## [Task to complete]
Copy out all lines of the records in which the word "Operations" appears.

◇ ◇ ◇ ◇

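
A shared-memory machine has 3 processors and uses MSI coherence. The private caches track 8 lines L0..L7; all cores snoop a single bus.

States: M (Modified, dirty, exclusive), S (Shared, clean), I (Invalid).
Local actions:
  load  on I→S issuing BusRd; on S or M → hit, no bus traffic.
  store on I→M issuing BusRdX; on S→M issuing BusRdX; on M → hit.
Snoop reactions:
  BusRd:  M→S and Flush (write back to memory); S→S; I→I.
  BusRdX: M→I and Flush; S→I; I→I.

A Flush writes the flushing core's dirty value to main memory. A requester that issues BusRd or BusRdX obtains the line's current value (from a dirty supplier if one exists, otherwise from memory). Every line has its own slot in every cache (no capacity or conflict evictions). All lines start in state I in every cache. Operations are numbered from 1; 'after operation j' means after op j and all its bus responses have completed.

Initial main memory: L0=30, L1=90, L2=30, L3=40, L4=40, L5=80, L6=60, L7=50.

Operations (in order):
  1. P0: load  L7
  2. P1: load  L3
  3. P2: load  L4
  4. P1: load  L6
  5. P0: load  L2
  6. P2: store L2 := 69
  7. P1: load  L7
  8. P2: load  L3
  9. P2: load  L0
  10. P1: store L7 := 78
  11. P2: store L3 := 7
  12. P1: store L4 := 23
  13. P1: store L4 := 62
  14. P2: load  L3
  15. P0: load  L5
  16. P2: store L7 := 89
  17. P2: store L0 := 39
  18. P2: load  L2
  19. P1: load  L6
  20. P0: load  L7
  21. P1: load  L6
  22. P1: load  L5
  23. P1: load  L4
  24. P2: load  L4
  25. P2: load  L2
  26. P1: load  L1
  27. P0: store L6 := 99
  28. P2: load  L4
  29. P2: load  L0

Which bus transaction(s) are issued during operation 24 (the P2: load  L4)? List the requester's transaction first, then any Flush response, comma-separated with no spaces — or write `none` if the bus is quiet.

  op1 P0: load  L7 → S/I/I on L7; bus BusRd; mem=50
  op2 P1: load  L3 → I/S/I on L3; bus BusRd; mem=40
  op3 P2: load  L4 → I/I/S on L4; bus BusRd; mem=40
  op4 P1: load  L6 → I/S/I on L6; bus BusRd; mem=60
  op5 P0: load  L2 → S/I/I on L2; bus BusRd; mem=30
  op6 P2: store L2 := 69 → I/I/M on L2; bus BusRdX; mem=30
  op7 P1: load  L7 → S/S/I on L7; bus BusRd; mem=50
  op8 P2: load  L3 → I/S/S on L3; bus BusRd; mem=40
  op9 P2: load  L0 → I/I/S on L0; bus BusRd; mem=30
  op10 P1: store L7 := 78 → I/M/I on L7; bus BusRdX; mem=50
  op11 P2: store L3 := 7 → I/I/M on L3; bus BusRdX; mem=40
  op12 P1: store L4 := 23 → I/M/I on L4; bus BusRdX; mem=40
  op13 P1: store L4 := 62 → I/M/I on L4; bus (none); mem=40
  op14 P2: load  L3 → I/I/M on L3; bus (none); mem=40
  op15 P0: load  L5 → S/I/I on L5; bus BusRd; mem=80
  op16 P2: store L7 := 89 → I/I/M on L7; bus BusRdX Flush; mem=78
  op17 P2: store L0 := 39 → I/I/M on L0; bus BusRdX; mem=30
  op18 P2: load  L2 → I/I/M on L2; bus (none); mem=30
  op19 P1: load  L6 → I/S/I on L6; bus (none); mem=60
  op20 P0: load  L7 → S/I/S on L7; bus BusRd Flush; mem=89
  op21 P1: load  L6 → I/S/I on L6; bus (none); mem=60
  op22 P1: load  L5 → S/S/I on L5; bus BusRd; mem=80
  op23 P1: load  L4 → I/M/I on L4; bus (none); mem=40
  op24 P2: load  L4 → I/S/S on L4; bus BusRd Flush; mem=62
  op25 P2: load  L2 → I/I/M on L2; bus (none); mem=30
  op26 P1: load  L1 → I/S/I on L1; bus BusRd; mem=90
  op27 P0: store L6 := 99 → M/I/I on L6; bus BusRdX; mem=60
  op28 P2: load  L4 → I/S/S on L4; bus (none); mem=62
  op29 P2: load  L0 → I/I/M on L0; bus (none); mem=30

bus = BusRd,Flush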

◇ ◇ ◇ ◇

## [Result below]
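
A Flush writes the flushing core's dirty value to main memory. A requester that issues BusRd or BusRdX obtains the line's current value (from a dirty supplier if one exists, otherwise from memory). Every line has its own slot in every cache (no capacity or conflict evictions). All lines start in state I in every cache. Operations are numbered from 1; 'after operation j' means after op j and all its bus responses have completed.
Operations (in order):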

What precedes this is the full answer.